■ **ABOUT THIS TASK**
Give the count of lines in the data that include the string "quality", with no added remarks.

■ **ENTRIES PROVIDED**
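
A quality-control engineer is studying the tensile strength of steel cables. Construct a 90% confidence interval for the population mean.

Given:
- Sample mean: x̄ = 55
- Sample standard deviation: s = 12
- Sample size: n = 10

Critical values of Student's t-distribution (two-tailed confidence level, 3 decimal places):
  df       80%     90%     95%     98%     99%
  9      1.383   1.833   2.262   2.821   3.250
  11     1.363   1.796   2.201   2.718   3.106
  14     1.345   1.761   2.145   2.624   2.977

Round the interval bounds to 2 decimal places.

The population standard deviation σ is unknown (only the sample standard deviation s is given), so use a t-interval with df = n - 1 = 10 - 1 = 9.

For 90% confidence with df = 9, t* = 1.833 (from t-table)

Standard error: SE = s/√n = 12/√10 = 3.794733

Margin of error: E = t* × SE = 1.833 × 3.794733 = 6.9557

T-interval: x̄ ± E = 55 ± 6.9557 = (48.0443, 61.9557)

Rounded to 2 decimal places:

(48.04, 61.96)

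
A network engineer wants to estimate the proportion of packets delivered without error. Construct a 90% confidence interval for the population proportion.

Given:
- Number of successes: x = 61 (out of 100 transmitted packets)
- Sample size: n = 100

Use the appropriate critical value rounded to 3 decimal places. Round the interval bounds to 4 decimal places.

Sample proportion: p̂ = 61/100 = 0.610000

Check conditions for normal approximation:
  np̂ = 61 ≥ 10 ✓
  n(1-p̂) = 39 ≥ 10 ✓

The sample is large enough, so use a z-interval (normal approximation) for the proportion.

For 90% confidence, z* = 1.645 (from standard normal table)

Standard error: SE = √(p̂(1-p̂)/n) = √(0.610000×0.390000/100) = 0.04877499

Margin of error: E = z* × SE = 1.645 × 0.04877499 = 0.080235

Z-interval: p̂ ± E = 0.610000 ± 0.080235 = (0.529765, 0.690235)

Rounded to 4 decimal places:

(0.5298, 0.6902)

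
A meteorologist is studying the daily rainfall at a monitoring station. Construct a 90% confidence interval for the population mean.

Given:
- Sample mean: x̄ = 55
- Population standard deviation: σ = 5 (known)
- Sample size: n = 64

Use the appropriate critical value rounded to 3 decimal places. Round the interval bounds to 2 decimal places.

The population standard deviation σ is known, so use a z-interval (standard normal critical value).

For 90% confidence, z* = 1.645 (from standard normal table)

Standard error: SE = σ/√n = 5/√64 = 0.625000

Margin of error: E = z* × SE = 1.645 × 0.625000 = 1.0281

Z-interval: x̄ ± E = 55 ± 1.0281 = (53.9719, 56.0281)

Rounded to 2 decimal places:

(53.97, 56.03)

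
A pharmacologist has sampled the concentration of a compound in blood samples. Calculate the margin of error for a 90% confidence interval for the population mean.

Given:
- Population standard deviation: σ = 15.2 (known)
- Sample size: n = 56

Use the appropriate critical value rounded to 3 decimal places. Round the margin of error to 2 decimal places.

The population standard deviation σ is known, so use the z-interval margin of error formula.

For 90% confidence, z* = 1.645 (from standard normal table)

Margin of error formula for z-interval: E = z* × σ/√n

E = 1.645 × 15.2/√56
  = 1.645 × 2.031185
  = 3.3413

Rounded to 2 decimal places:

3.34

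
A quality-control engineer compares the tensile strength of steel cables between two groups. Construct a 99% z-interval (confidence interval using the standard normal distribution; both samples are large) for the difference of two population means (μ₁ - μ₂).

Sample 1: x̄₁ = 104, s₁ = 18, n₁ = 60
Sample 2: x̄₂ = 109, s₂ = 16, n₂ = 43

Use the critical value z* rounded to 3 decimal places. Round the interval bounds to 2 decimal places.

Both samples are large (n₁ = 60 ≥ 30, n₂ = 43 ≥ 30), so a z-interval for the difference of means applies.

Point estimate: x̄₁ - x̄₂ = 104 - 109 = -5

Standard error: SE = √(s₁²/n₁ + s₂²/n₂)
= √(18²/60 + 16²/43)
= √(5.400000 + 5.953488)
= 3.369494

For 99% confidence, z* = 2.576 (from standard normal table)
Margin of error: E = z* × SE = 2.576 × 3.369494 = 8.6798

Z-interval: (x̄₁ - x̄₂) ± E = -5 ± 8.6798 = (-13.6798, 3.6798)

Rounded to 2 decimal places:

(-13.68, 3.68)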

■ **ANSWER BOX**
2